── Data extract ──

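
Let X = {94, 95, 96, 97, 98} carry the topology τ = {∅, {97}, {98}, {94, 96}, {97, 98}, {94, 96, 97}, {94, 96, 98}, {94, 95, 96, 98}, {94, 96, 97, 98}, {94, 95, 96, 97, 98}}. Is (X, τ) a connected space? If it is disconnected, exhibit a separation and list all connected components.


(X, τ) is disconnected; components = [{97}, {94, 95, 96, 98}].

Find clopen sets (U ∈ τ with X ∖ U ∈ τ):
  U = ∅, X ∖ U = {94, 95, 96, 97, 98} — both open, so U is clopen.
  U = {97}, X ∖ U = {94, 95, 96, 98} — both open, so U is clopen.
  U = {94, 95, 96, 98}, X ∖ U = {97} — both open, so U is clopen.
  U = {94, 95, 96, 97, 98}, X ∖ U = ∅ — both open, so U is clopen.
Nontrivial clopen(s) exist: e.g. {97}. So (X, τ) is disconnected.
Compute connected components by grouping points that agree on all clopens:
  component: {97}
  component: {94, 95, 96, 98}


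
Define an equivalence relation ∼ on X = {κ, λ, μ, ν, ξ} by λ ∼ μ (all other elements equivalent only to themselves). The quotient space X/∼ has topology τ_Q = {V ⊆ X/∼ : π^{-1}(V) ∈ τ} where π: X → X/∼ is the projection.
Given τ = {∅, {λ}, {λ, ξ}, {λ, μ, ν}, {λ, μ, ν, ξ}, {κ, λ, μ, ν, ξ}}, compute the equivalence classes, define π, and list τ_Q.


X/∼ = {[κ], [λ=μ], [ν], [ξ]}; |τ_Q| = 4.

Equivalence classes: [κ], [λ=μ], [ν], [ξ].
Quotient map π: X → X/∼ sends κ ↦ [κ], λ ↦ [λ=μ], μ ↦ [λ=μ], ν ↦ [ν], ξ ↦ [ξ].
For each subset V ⊆ X/∼, compute π^{-1}(V) ⊆ X and check whether π^{-1}(V) ∈ τ. V is open in τ_Q iff π^{-1}(V) ∈ τ.
  V = {}: π^{-1}(V) = ∅ ∈ τ ✓.
  V = {[κ]}: π^{-1}(V) = {κ} ∉ τ ✗.
  V = {[λ=μ]}: π^{-1}(V) = {λ, μ} ∉ τ ✗.
  V = {[κ], [λ=μ]}: π^{-1}(V) = {κ, λ, μ} ∉ τ ✗.
  V = {[ν]}: π^{-1}(V) = {ν} ∉ τ ✗.
  V = {[κ], [ν]}: π^{-1}(V) = {κ, ν} ∉ τ ✗.
  V = {[λ=μ], [ν]}: π^{-1}(V) = {λ, μ, ν} ∈ τ ✓.
  V = {[κ], [λ=μ], [ν]}: π^{-1}(V) = {κ, λ, μ, ν} ∉ τ ✗.
  V = {[ξ]}: π^{-1}(V) = {ξ} ∉ τ ✗.
  V = {[κ], [ξ]}: π^{-1}(V) = {κ, ξ} ∉ τ ✗.
  V = {[λ=μ], [ξ]}: π^{-1}(V) = {λ, μ, ξ} ∉ τ ✗.
  V = {[κ], [λ=μ], [ξ]}: π^{-1}(V) = {κ, λ, μ, ξ} ∉ τ ✗.
  V = {[ν], [ξ]}: π^{-1}(V) = {ν, ξ} ∉ τ ✗.
  V = {[κ], [ν], [ξ]}: π^{-1}(V) = {κ, ν, ξ} ∉ τ ✗.
  V = {[λ=μ], [ν], [ξ]}: π^{-1}(V) = {λ, μ, ν, ξ} ∈ τ ✓.
  V = {[κ], [λ=μ], [ν], [ξ]}: π^{-1}(V) = {κ, λ, μ, ν, ξ} ∈ τ ✓.
Open sets in the quotient: τ_Q = {{}, {[λ=μ], [ν]}, {[λ=μ], [ν], [ξ]}, {[κ], [λ=μ], [ν], [ξ]}} (4 elements).


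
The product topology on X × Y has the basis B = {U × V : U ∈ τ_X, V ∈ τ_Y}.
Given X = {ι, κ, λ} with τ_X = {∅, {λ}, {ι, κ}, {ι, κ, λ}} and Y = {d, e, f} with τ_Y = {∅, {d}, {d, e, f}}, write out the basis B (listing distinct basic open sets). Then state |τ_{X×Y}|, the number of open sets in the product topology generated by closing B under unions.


Basis B = {∅ × ∅, {λ} × {d}, {ι, κ} × {d}, {ι, κ, λ} × {d}, {λ} × {d, e, f}, {ι, κ} × {d, e, f}, {ι, κ, λ} × {d, e, f}}; |τ_{X×Y}| = 9.

Enumerate products U × V with U ∈ τ_X, V ∈ τ_Y (deduplicated):
  ∅ × ∅ = {} (∅)
  {λ} × {d} = {(λ,d)}
  {ι, κ} × {d} = {(ι,d), (κ,d)}
  {ι, κ, λ} × {d} = {(ι,d), (κ,d), (λ,d)}
  {λ} × {d, e, f} = {(λ,d), (λ,e), (λ,f)}
  {ι, κ} × {d, e, f} = {(ι,d), (ι,e), (ι,f), (κ,d), (κ,e), (κ,f)}
  {ι, κ, λ} × {d, e, f} = {(ι,d), (ι,e), (ι,f), (κ,d), (κ,e), (κ,f), (λ,d), (λ,e), (λ,f)}
These 7 distinct sets form the basis B.
Close under arbitrary unions to get τ_{X×Y}; counting gives |τ_{X×Y}| = 9.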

───

=== What the exercise asks ===
The reply must consist solely of the lines from the one containing "The product topology on" through the last line in the material above, reproduced exactly.

=== Exercise output ===
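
The product topology on X × Y has the basis B = {U × V : U ∈ τ_X, V ∈ τ_Y}.
Given X = {ι, κ, λ} with τ_X = {∅, {λ}, {ι, κ}, {ι, κ, λ}} and Y = {d, e, f} with τ_Y = {∅, {d}, {d, e, f}}, write out the basis B (listing distinct basic open sets). Then state |τ_{X×Y}|, the number of open sets in the product topology generated by closing B under unions.


Basis B = {∅ × ∅, {λ} × {d}, {ι, κ} × {d}, {ι, κ, λ} × {d}, {λ} × {d, e, f}, {ι, κ} × {d, e, f}, {ι, κ, λ} × {d, e, f}}; |τ_{X×Y}| = 9.

Enumerate products U × V with U ∈ τ_X, V ∈ τ_Y (deduplicated):
  ∅ × ∅ = {} (∅)
  {λ} × {d} = {(λ,d)}
  {ι, κ} × {d} = {(ι,d), (κ,d)}
  {ι, κ, λ} × {d} = {(ι,d), (κ,d), (λ,d)}
  {λ} × {d, e, f} = {(λ,d), (λ,e), (λ,f)}
  {ι, κ} × {d, e, f} = {(ι,d), (ι,e), (ι,f), (κ,d), (κ,e), (κ,f)}
  {ι, κ, λ} × {d, e, f} = {(ι,d), (ι,e), (ι,f), (κ,d), (κ,e), (κ,f), (λ,d), (λ,e), (λ,f)}
These 7 distinct sets form the basis B.
Close under arbitrary unions to get τ_{X×Y}; counting gives |τ_{X×Y}| = 9.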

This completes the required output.